* [MATERIAL SHOWN]
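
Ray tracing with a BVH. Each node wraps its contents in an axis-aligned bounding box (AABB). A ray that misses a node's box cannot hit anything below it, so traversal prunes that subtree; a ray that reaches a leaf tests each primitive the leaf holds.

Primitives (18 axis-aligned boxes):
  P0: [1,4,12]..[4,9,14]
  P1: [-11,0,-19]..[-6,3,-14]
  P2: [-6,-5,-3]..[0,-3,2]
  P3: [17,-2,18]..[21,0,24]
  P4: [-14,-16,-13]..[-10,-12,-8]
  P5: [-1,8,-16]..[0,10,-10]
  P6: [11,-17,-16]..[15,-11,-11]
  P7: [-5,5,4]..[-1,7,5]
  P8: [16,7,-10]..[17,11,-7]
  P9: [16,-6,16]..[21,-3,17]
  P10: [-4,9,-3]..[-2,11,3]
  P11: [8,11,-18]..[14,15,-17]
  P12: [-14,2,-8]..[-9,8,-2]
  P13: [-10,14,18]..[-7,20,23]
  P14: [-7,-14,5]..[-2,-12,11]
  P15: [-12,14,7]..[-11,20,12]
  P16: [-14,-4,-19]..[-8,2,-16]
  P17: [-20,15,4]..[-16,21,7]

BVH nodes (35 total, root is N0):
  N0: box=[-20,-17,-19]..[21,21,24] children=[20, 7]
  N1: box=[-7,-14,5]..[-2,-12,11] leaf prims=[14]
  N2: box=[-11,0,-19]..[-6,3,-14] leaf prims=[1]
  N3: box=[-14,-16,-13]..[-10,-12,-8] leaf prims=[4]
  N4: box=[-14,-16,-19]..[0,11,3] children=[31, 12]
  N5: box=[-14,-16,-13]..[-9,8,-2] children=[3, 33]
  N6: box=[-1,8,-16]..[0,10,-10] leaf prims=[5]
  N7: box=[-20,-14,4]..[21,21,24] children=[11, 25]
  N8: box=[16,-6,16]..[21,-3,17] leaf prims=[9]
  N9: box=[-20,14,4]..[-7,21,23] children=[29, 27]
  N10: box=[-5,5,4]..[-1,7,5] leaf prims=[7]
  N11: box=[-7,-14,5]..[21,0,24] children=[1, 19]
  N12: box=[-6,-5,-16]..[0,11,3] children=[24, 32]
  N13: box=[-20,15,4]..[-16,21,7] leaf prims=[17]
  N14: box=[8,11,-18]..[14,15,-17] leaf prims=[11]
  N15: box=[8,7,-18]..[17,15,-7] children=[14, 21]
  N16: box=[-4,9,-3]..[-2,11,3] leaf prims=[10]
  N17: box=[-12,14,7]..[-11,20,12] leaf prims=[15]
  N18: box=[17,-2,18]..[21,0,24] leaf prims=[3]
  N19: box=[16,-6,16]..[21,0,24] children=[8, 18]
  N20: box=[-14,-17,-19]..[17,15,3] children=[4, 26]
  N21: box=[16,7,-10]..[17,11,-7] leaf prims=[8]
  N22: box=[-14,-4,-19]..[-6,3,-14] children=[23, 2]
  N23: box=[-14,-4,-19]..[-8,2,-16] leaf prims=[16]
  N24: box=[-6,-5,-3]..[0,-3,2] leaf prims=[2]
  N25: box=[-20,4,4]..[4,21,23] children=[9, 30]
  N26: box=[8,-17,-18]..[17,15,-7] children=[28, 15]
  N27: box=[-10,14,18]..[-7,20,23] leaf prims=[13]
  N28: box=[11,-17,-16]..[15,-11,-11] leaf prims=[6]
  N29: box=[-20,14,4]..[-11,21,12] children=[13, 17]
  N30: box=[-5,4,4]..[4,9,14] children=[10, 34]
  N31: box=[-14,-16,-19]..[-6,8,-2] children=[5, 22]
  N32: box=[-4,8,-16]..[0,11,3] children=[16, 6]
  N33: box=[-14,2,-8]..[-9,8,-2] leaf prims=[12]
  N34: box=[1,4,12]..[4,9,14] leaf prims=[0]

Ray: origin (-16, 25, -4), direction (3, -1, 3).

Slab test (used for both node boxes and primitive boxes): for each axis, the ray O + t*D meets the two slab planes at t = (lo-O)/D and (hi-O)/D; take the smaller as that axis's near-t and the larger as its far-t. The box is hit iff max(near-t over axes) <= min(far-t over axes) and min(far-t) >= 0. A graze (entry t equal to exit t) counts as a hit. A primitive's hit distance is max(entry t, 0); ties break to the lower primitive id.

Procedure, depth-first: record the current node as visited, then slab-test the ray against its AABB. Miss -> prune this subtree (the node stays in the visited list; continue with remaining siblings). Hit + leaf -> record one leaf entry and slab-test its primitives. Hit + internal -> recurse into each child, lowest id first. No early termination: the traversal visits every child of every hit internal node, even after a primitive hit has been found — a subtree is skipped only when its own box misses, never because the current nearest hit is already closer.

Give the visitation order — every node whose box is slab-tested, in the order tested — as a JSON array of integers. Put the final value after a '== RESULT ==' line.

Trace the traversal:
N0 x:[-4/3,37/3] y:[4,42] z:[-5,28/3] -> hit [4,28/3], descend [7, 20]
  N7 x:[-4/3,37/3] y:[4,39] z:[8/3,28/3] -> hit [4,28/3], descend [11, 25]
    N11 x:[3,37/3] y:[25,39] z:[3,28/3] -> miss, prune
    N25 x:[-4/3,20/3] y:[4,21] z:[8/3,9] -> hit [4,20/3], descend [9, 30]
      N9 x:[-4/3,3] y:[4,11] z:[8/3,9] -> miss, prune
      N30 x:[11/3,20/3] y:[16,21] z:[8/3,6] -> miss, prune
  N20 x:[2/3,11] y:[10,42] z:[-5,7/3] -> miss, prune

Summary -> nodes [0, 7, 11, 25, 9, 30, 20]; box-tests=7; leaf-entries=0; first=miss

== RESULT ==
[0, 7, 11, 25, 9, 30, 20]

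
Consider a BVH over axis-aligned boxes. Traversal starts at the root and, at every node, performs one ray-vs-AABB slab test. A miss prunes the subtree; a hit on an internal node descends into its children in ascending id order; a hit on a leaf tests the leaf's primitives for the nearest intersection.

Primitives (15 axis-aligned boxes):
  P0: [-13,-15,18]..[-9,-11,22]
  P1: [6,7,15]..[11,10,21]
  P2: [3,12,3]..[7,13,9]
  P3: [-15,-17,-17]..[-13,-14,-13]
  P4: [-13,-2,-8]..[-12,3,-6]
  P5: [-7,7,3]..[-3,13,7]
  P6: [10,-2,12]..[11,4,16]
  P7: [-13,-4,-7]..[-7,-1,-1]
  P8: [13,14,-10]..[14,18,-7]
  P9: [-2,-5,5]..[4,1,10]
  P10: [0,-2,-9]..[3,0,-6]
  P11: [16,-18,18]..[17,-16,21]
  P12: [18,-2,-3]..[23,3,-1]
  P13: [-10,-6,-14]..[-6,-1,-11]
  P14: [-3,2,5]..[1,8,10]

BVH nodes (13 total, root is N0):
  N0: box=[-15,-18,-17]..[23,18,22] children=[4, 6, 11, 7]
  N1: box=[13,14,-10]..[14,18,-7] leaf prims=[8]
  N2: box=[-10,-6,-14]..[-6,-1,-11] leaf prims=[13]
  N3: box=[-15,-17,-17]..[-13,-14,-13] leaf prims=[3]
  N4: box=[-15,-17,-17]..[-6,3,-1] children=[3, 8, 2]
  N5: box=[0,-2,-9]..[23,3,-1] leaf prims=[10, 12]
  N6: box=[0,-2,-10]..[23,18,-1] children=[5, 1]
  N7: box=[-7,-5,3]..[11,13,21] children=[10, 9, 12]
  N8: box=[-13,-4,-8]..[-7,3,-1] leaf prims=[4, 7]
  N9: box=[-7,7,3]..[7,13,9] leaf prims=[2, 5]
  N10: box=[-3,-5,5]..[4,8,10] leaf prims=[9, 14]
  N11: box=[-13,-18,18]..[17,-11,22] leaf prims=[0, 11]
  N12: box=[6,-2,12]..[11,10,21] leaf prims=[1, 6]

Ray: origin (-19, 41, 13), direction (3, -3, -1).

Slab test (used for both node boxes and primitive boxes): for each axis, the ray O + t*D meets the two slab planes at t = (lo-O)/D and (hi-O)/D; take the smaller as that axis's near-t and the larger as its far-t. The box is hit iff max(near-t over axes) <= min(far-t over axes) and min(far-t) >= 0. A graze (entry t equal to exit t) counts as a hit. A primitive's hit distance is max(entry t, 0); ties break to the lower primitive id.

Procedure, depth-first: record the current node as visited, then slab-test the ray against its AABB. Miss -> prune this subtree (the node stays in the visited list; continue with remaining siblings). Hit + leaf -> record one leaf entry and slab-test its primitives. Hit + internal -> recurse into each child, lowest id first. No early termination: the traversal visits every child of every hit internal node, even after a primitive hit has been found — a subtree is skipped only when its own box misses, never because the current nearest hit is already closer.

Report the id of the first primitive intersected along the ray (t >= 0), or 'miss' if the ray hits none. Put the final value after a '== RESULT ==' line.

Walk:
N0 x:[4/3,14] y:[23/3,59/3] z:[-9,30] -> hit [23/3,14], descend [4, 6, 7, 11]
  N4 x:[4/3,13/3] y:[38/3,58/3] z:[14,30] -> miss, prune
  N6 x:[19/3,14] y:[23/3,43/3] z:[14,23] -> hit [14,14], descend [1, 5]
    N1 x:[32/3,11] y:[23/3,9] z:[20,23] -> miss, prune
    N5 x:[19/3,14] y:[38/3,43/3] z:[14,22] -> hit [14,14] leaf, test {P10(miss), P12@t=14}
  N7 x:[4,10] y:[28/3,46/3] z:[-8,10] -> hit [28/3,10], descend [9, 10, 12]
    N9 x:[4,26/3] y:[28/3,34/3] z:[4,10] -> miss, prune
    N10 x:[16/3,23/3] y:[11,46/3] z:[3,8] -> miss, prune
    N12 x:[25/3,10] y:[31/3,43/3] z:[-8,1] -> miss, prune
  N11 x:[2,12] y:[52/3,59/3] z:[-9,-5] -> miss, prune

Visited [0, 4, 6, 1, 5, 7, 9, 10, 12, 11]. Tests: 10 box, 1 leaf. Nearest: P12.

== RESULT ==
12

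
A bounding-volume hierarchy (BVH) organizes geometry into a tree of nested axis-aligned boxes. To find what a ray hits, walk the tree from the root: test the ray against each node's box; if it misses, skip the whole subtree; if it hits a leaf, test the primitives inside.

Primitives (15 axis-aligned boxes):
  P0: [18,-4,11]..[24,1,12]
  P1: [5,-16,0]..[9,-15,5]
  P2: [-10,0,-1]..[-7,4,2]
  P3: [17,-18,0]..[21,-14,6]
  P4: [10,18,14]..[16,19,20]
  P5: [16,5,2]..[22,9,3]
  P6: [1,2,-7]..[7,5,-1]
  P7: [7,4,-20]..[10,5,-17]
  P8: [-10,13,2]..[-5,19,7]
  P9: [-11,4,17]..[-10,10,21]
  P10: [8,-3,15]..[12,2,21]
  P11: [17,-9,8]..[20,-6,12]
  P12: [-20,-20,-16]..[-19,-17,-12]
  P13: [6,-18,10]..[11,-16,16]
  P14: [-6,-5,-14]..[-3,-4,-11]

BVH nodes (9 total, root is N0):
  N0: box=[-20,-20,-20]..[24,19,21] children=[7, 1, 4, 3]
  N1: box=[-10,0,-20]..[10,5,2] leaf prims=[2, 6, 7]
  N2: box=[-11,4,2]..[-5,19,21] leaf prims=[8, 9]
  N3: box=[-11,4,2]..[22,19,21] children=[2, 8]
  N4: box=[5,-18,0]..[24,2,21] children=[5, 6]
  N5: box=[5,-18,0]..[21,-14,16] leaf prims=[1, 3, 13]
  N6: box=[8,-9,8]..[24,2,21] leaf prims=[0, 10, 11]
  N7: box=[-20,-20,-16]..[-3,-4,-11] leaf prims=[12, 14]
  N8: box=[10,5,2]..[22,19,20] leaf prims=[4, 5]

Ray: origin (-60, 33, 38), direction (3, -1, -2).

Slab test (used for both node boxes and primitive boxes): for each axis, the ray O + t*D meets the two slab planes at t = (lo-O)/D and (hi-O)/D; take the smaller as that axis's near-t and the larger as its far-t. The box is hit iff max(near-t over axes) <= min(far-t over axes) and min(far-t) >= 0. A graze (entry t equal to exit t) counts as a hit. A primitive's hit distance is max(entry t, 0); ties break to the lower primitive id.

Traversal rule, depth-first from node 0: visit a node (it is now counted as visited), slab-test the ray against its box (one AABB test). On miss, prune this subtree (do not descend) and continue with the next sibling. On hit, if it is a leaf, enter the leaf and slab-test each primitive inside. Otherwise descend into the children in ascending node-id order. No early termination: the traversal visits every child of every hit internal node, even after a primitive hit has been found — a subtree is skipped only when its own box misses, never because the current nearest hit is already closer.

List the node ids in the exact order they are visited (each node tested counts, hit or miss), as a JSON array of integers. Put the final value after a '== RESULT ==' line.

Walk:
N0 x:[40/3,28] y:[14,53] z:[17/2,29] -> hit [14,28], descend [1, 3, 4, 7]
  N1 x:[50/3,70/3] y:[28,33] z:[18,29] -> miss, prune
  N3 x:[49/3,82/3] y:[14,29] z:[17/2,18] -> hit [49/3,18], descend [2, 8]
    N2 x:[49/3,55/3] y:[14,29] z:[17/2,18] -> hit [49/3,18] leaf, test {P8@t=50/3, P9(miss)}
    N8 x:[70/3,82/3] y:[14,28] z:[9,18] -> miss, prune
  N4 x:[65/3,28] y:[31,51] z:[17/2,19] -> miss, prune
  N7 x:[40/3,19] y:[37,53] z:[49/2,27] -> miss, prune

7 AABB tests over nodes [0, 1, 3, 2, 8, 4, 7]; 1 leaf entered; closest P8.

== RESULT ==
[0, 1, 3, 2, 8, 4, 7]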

* [WHAT YOU WILL DO]
Out of the data above, transcribe exactly and only the lines starting with the line that has "P10: [8,-3,15]..[12,2,21]" and going on through the line that has "N3: box=[-11,4,2]..[22,19,21] children=[2, 8]", both included.

* [RESPONSE AREA]
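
  P10: [8,-3,15]..[12,2,21]
  P11: [17,-9,8]..[20,-6,12]
  P12: [-20,-20,-16]..[-19,-17,-12]
  P13: [6,-18,10]..[11,-16,16]
  P14: [-6,-5,-14]..[-3,-4,-11]

BVH nodes (9 total, root is N0):
  N0: box=[-20,-20,-20]..[24,19,21] children=[7, 1, 4, 3]
  N1: box=[-10,0,-20]..[10,5,2] leaf prims=[2, 6, 7]
  N2: box=[-11,4,2]..[-5,19,21] leaf prims=[8, 9]
  N3: box=[-11,4,2]..[22,19,21] children=[2, 8]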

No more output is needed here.